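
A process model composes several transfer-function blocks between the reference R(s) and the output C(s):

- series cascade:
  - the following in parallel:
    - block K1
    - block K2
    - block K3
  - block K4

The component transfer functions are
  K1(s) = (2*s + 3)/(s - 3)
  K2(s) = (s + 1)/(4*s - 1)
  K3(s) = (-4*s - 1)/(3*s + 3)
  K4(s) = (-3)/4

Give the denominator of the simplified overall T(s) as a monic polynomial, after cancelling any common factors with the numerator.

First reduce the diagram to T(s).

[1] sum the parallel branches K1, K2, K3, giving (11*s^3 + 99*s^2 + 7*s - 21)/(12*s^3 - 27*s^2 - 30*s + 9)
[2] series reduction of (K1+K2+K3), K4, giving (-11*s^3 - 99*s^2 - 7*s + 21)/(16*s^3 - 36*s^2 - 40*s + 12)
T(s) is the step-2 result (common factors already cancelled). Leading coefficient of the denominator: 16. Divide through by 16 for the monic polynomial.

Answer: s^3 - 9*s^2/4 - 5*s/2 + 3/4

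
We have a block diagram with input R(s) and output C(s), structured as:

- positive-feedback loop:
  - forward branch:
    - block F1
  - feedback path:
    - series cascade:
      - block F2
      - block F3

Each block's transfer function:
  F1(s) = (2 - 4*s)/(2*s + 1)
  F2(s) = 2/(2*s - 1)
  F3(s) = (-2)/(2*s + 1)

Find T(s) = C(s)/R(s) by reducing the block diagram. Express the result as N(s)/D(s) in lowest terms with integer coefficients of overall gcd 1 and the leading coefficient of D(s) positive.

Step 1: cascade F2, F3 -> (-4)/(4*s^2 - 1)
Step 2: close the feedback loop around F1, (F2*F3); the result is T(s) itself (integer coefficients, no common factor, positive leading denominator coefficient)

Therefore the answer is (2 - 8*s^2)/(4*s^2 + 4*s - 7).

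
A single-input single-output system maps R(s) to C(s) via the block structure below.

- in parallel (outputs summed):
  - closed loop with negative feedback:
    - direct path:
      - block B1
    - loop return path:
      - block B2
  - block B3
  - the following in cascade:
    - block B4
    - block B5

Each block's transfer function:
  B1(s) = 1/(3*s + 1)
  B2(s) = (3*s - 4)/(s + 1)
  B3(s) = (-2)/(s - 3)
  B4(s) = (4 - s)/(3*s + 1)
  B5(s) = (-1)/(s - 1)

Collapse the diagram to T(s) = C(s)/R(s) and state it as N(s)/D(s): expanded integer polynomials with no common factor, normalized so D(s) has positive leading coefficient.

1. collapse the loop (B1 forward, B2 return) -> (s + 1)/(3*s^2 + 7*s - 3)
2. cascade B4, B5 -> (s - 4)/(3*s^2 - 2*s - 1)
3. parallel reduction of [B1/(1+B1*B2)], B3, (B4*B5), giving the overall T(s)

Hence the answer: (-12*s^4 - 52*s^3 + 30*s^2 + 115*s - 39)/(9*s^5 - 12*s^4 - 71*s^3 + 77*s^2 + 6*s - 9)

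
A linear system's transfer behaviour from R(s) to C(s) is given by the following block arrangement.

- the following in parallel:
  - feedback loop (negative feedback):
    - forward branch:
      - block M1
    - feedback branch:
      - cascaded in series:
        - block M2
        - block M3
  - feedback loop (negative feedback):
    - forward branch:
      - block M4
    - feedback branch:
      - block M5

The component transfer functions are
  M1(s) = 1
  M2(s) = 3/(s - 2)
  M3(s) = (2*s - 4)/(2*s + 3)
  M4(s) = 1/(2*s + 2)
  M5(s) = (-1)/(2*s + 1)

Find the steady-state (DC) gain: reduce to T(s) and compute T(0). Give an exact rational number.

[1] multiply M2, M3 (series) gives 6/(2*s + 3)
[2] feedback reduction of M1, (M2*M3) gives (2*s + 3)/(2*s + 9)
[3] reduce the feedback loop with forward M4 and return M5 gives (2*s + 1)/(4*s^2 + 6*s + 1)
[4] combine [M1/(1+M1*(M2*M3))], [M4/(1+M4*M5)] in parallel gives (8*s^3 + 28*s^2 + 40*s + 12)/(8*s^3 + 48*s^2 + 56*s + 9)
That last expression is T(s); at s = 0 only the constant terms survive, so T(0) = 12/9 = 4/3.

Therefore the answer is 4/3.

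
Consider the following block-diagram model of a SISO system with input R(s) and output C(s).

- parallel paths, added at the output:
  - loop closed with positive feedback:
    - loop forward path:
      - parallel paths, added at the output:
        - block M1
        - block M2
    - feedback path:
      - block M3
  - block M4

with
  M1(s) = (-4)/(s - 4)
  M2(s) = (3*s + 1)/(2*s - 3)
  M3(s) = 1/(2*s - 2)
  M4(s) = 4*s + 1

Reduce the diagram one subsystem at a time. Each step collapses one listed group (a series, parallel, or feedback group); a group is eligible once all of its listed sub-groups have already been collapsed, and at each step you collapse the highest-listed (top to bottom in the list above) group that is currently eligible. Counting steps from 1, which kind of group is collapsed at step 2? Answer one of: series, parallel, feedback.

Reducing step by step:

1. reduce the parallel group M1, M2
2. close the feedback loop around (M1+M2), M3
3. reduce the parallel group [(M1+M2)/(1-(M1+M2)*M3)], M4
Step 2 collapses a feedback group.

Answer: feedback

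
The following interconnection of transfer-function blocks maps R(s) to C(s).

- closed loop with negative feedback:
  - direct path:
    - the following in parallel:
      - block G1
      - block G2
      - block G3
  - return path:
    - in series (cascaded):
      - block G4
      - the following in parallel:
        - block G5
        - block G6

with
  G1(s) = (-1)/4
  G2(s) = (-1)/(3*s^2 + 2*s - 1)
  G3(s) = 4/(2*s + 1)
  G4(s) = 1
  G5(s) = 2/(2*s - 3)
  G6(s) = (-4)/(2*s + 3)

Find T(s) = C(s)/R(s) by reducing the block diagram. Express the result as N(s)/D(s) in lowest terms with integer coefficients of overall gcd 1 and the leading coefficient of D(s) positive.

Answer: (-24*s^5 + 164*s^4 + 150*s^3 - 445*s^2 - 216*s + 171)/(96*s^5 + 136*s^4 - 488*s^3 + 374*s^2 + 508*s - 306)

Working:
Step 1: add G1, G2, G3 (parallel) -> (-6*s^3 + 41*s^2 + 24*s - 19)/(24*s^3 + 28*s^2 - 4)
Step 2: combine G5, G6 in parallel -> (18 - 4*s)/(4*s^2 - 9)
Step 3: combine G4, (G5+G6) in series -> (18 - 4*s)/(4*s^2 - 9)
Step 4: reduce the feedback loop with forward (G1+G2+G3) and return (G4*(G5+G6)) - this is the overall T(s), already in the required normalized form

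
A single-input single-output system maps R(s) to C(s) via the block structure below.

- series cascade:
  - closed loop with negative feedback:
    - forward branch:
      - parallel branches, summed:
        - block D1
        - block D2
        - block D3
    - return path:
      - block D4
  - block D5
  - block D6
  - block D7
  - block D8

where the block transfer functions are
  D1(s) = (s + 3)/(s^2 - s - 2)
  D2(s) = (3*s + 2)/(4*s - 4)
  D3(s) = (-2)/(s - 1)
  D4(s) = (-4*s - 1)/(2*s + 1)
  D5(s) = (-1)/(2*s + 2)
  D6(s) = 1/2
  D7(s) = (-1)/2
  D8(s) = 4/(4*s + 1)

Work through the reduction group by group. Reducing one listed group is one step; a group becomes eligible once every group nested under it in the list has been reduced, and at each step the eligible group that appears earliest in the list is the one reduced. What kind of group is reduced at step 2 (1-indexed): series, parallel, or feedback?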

####

**TASK GOAL**: Your output must contain exactly the lines from the one containing "D6(s) = 1/2" to the final line of the data above, and no other text.

**REPLY TO THE TASK**:
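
  D6(s) = 1/2
  D7(s) = (-1)/2
  D8(s) = 4/(4*s + 1)

Work through the reduction group by group. Reducing one listed group is one step; a group becomes eligible once every group nested under it in the list has been reduced, and at each step the eligible group that appears earliest in the list is the one reduced. What kind of group is reduced at step 2 (1-indexed): series, parallel, or feedback?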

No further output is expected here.